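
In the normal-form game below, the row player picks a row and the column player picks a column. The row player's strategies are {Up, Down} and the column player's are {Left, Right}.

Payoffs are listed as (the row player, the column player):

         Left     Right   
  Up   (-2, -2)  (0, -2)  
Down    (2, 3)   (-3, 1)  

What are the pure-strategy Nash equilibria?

(Up, Right) and (Down, Left)

(Up, Left): the row player prefers Down (2 > -2) — not an equilibrium.
(Up, Right): the row player gets 0 ≥ -3 from Down, and the column player gets -2 ≥ -2 from Left — Nash equilibrium.
(Down, Left): the row player gets 2 ≥ -2 from Up, and the column player gets 3 ≥ 1 from Right — Nash equilibrium.
(Down, Right): the row player prefers Up (0 > -3); the column player prefers Left (3 > 1) — not an equilibrium.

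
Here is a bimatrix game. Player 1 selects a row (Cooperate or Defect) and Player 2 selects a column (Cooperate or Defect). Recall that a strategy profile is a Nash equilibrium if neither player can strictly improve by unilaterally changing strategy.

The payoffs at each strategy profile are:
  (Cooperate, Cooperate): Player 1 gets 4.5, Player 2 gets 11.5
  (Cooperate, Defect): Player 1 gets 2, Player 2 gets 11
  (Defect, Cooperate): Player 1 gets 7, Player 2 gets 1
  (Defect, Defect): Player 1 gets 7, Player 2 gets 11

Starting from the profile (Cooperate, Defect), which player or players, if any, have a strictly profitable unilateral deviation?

Player 1 at (Cooperate, Defect) earns 2; deviating to Defect yields 7 — a strict improvement.
Player 2 earns 11; deviating to Cooperate yields 11.5 — a strict improvement.
Both Player 1 and Player 2 have strictly profitable deviations.

Both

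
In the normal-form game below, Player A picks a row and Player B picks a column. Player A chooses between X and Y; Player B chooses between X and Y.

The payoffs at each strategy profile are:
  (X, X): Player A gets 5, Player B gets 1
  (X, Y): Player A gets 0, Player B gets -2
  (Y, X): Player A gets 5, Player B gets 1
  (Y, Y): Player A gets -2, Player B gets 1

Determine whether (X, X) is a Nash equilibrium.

Yes

At (X, X), Player A earns 5; switching to Y would give 5, so Player A has no profitable deviation.
Player B earns 1; switching to Y would give -2, so Player B has no profitable deviation.
Neither player can gain by a unilateral deviation, so this profile is a Nash equilibrium.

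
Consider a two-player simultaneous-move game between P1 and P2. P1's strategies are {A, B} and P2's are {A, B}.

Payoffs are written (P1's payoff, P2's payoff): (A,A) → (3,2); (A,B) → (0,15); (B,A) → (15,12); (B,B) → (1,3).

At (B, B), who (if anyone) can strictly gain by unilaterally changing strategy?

P2

P1 at (B, B) earns 1; deviating to A yields 0 — not better.
P2 earns 3; deviating to A yields 12 — a strict improvement.
Only P2 has a strictly profitable deviation.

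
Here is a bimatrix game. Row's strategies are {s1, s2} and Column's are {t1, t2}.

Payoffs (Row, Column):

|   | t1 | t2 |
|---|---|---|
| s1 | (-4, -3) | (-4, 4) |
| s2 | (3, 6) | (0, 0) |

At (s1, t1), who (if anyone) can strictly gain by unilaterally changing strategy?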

WHAT THE TASK REQUIRES:
Once you have read the entries, write them all out again exactly.

SOLUTION:
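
In the normal-form game below, the row player picks a row and the column player picks a column. The row player's strategies are {Up, Down} and the column player's are {Left, Right}.

Payoffs are listed as (the row player, the column player):

         Left     Right   
  Up   (-2, -2)  (0, -2)  
Down    (2, 3)   (-3, 1)  

What are the pure-strategy Nash equilibria?

(Up, Right) and (Down, Left)

(Up, Left): the row player prefers Down (2 > -2) — not an equilibrium.
(Up, Right): the row player gets 0 ≥ -3 from Down, and the column player gets -2 ≥ -2 from Left — Nash equilibrium.
(Down, Left): the row player gets 2 ≥ -2 from Up, and the column player gets 3 ≥ 1 from Right — Nash equilibrium.
(Down, Right): the row player prefers Up (0 > -3); the column player prefers Left (3 > 1) — not an equilibrium.

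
Here is a bimatrix game. Player 1 selects a row (Cooperate or Defect) and Player 2 selects a column (Cooperate or Defect). Recall that a strategy profile is a Nash equilibrium if neither player can strictly improve by unilaterally changing strategy.

The payoffs at each strategy profile are:
  (Cooperate, Cooperate): Player 1 gets 4.5, Player 2 gets 11.5
  (Cooperate, Defect): Player 1 gets 2, Player 2 gets 11
  (Defect, Cooperate): Player 1 gets 7, Player 2 gets 1
  (Defect, Defect): Player 1 gets 7, Player 2 gets 11

Starting from the profile (Cooperate, Defect), which player or players, if any, have a strictly profitable unilateral deviation?

Player 1 at (Cooperate, Defect) earns 2; deviating to Defect yields 7 — a strict improvement.
Player 2 earns 11; deviating to Cooperate yields 11.5 — a strict improvement.
Both Player 1 and Player 2 have strictly profitable deviations.

Both

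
In the normal-form game below, Player A picks a row and Player B picks a column. Player A chooses between X and Y; Player B chooses between X and Y.

The payoffs at each strategy profile are:
  (X, X): Player A gets 5, Player B gets 1
  (X, Y): Player A gets 0, Player B gets -2
  (Y, X): Player A gets 5, Player B gets 1
  (Y, Y): Player A gets -2, Player B gets 1

Determine whether (X, X) is a Nash equilibrium.

Yes

At (X, X), Player A earns 5; switching to Y would give 5, so Player A has no profitable deviation.
Player B earns 1; switching to Y would give -2, so Player B has no profitable deviation.
Neither player can gain by a unilateral deviation, so this profile is a Nash equilibrium.

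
Consider a two-player simultaneous-move game between P1 and P2. P1's strategies are {A, B} and P2's are {A, B}.

Payoffs are written (P1's payoff, P2's payoff): (A,A) → (3,2); (A,B) → (0,15); (B,A) → (15,12); (B,B) → (1,3).

At (B, B), who (if anyone) can strictly gain by unilaterally changing strategy?

P2

P1 at (B, B) earns 1; deviating to A yields 0 — not better.
P2 earns 3; deviating to A yields 12 — a strict improvement.
Only P2 has a strictly profitable deviation.

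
Here is a bimatrix game. Row's strategies are {s1, s2} and Column's are {t1, t2}.

Payoffs (Row, Column):

|   | t1 | t2 |
|---|---|---|
| s1 | (-4, -3) | (-4, 4) |
| s2 | (3, 6) | (0, 0) |

At (s1, t1), who (if anyone) can strictly gain by unilaterally changing strategy?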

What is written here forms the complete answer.